▸ Record set
= Beginning of Section =
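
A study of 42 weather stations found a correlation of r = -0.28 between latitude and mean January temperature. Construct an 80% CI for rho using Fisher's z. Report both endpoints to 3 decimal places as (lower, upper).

z_r = atanh(-0.28) = -0.287682;  SE = 1/√(n−3) = 1/√39 = 0.160128
z-limits: -0.287682 ± 1.282·0.160128 = -0.287682 ± 0.205284 = [-0.492966, -0.082398]
ρ-limits: (tanh -0.492966, tanh -0.082398) = (-0.457, -0.082)

(-0.457, -0.082)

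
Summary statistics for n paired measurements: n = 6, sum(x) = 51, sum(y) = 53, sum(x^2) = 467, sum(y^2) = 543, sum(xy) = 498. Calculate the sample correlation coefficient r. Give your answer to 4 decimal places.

S_xy = nΣxy − ΣxΣy = 6·498 − 51·53 = 2988 − 2703 = 285
S_xx = nΣx² − (Σx)² = 6·467 − 51² = 2802 − 2601 = 201
S_yy = nΣy² − (Σy)² = 6·543 − 53² = 3258 − 2809 = 449
r = S_xy / √(S_xx·S_yy) = 285 / √(201·449) = 285 / √90249 = 285 / 300.4147 = 0.9487

0.9487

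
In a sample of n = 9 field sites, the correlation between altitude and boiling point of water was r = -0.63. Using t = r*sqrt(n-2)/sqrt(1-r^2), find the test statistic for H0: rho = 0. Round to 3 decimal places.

t = r·√(n−2) / √(1−r²) with r = -0.63, n = 9
  = -0.63·√7 / √(1 − 0.3969)
  = -0.63·2.645751 / 0.776595
  = -1.666823 / 0.776595 = -2.146

-2.146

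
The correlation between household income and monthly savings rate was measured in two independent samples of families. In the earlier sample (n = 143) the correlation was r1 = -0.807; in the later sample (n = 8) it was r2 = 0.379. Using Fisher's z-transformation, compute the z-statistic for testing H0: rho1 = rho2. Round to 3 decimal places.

-3.334

Fisher z-transforms: z1 = atanh(-0.807) = -1.118367, z2 = atanh(0.379) = 0.398891; difference d = -1.517258
Var(d) = 1/140 + 1/5 = 0.0071429 + 0.2000000 = 0.2071429
z = d/√Var(d) = -1.517258 / √0.2071429 = -1.517258 / 0.455130 = -3.334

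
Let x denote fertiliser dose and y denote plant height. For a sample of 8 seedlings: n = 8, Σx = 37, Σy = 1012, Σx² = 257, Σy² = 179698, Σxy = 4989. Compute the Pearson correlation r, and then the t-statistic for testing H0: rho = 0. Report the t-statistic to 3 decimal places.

Numerator: nΣxy − (Σx)(Σy) = 8·4989 − (37)(1012) = 2468
Denominator: √[(nΣx²−(Σx)²)(nΣy²−(Σy)²)]
  nΣx²−(Σx)² = 8·257 − 1369 = 687;  nΣy²−(Σy)² = 8·179698 − 1024144 = 413440
  √(687·413440) = √284033280 = 16853.2869
r = 2468 / 16853.2869 = 0.1464
t = r·√(n−2)/√(1−r²) = 0.1464·√6 / √(1−0.021433) = 0.358605 / 0.989225 = 0.363

0.363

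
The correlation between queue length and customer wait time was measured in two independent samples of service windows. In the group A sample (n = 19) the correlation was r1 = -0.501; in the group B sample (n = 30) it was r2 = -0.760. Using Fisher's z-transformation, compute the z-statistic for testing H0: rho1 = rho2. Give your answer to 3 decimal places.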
= End of Section =
▸ Work to complete
An exact copy of every entry is what's needed, so retype them all.

▸ Reply
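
A study of 42 weather stations found a correlation of r = -0.28 between latitude and mean January temperature. Construct an 80% CI for rho using Fisher's z. Report both endpoints to 3 decimal places as (lower, upper).

z_r = atanh(-0.28) = -0.287682;  SE = 1/√(n−3) = 1/√39 = 0.160128
z-limits: -0.287682 ± 1.282·0.160128 = -0.287682 ± 0.205284 = [-0.492966, -0.082398]
ρ-limits: (tanh -0.492966, tanh -0.082398) = (-0.457, -0.082)

(-0.457, -0.082)

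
Summary statistics for n paired measurements: n = 6, sum(x) = 51, sum(y) = 53, sum(x^2) = 467, sum(y^2) = 543, sum(xy) = 498. Calculate the sample correlation coefficient r. Give your answer to 4 decimal places.

S_xy = nΣxy − ΣxΣy = 6·498 − 51·53 = 2988 − 2703 = 285
S_xx = nΣx² − (Σx)² = 6·467 − 51² = 2802 − 2601 = 201
S_yy = nΣy² − (Σy)² = 6·543 − 53² = 3258 − 2809 = 449
r = S_xy / √(S_xx·S_yy) = 285 / √(201·449) = 285 / √90249 = 285 / 300.4147 = 0.9487

0.9487

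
In a sample of n = 9 field sites, the correlation between altitude and boiling point of water was r = -0.63. Using t = r*sqrt(n-2)/sqrt(1-r^2), find the test statistic for H0: rho = 0. Round to 3 decimal places.

t = r·√(n−2) / √(1−r²) with r = -0.63, n = 9
  = -0.63·√7 / √(1 − 0.3969)
  = -0.63·2.645751 / 0.776595
  = -1.666823 / 0.776595 = -2.146

-2.146

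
The correlation between household income and monthly savings rate was measured in two independent samples of families. In the earlier sample (n = 143) the correlation was r1 = -0.807; in the later sample (n = 8) it was r2 = 0.379. Using Fisher's z-transformation, compute the z-statistic for testing H0: rho1 = rho2. Round to 3 decimal places.

-3.334

Fisher z-transforms: z1 = atanh(-0.807) = -1.118367, z2 = atanh(0.379) = 0.398891; difference d = -1.517258
Var(d) = 1/140 + 1/5 = 0.0071429 + 0.2000000 = 0.2071429
z = d/√Var(d) = -1.517258 / √0.2071429 = -1.517258 / 0.455130 = -3.334

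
Let x denote fertiliser dose and y denote plant height. For a sample of 8 seedlings: n = 8, Σx = 37, Σy = 1012, Σx² = 257, Σy² = 179698, Σxy = 4989. Compute the Pearson correlation r, and then the t-statistic for testing H0: rho = 0. Report the t-statistic to 3 decimal places.

Numerator: nΣxy − (Σx)(Σy) = 8·4989 − (37)(1012) = 2468
Denominator: √[(nΣx²−(Σx)²)(nΣy²−(Σy)²)]
  nΣx²−(Σx)² = 8·257 − 1369 = 687;  nΣy²−(Σy)² = 8·179698 − 1024144 = 413440
  √(687·413440) = √284033280 = 16853.2869
r = 2468 / 16853.2869 = 0.1464
t = r·√(n−2)/√(1−r²) = 0.1464·√6 / √(1−0.021433) = 0.358605 / 0.989225 = 0.363

0.363

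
The correlation between queue length and customer wait time was measured in two independent samples of service windows. In the group A sample (n = 19) the correlation was r1 = -0.501; in the group B sample (n = 30) it was r2 = -0.760. Using Fisher's z-transformation, compute the z-statistic for testing H0: rho1 = rho2. Give your answer to 3 decimal places.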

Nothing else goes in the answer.